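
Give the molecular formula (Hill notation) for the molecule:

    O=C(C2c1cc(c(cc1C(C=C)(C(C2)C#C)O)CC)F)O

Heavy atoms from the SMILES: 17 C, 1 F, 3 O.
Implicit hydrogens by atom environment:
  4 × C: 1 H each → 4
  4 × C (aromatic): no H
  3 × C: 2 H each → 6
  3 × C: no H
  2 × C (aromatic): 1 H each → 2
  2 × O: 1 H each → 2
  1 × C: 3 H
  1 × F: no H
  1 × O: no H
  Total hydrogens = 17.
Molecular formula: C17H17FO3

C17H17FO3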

· · ·

(BRIEF):
Every record needs to be written out again, exactly as it was given.

(RESPONSE BOX):
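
Give the molecular formula (Hill notation) for the molecule:

    O=C(C2c1cc(c(cc1C(C=C)(C(C2)C#C)O)CC)F)O

Heavy atoms from the SMILES: 17 C, 1 F, 3 O.
Implicit hydrogens by atom environment:
  4 × C: 1 H each → 4
  4 × C (aromatic): no H
  3 × C: 2 H each → 6
  3 × C: no H
  2 × C (aromatic): 1 H each → 2
  2 × O: 1 H each → 2
  1 × C: 3 H
  1 × F: no H
  1 × O: no H
  Total hydrogens = 17.
Molecular formula: C17H17FO3

C17H17FO3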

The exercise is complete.